DATA Block Start

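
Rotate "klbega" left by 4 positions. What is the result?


Input: "klbega", rotate left by 4
First 4 characters: "klbe"
Remaining characters: "ga"
Concatenate remaining + first: "ga" + "klbe" = "gaklbe"

gaklbe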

DATA Block End

Your response must repeat all of the material above exactly.

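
Rotate "klbega" left by 4 positions. What is the result?


Input: "klbega", rotate left by 4
First 4 characters: "klbe"
Remaining characters: "ga"
Concatenate remaining + first: "ga" + "klbe" = "gaklbe"

gaklbe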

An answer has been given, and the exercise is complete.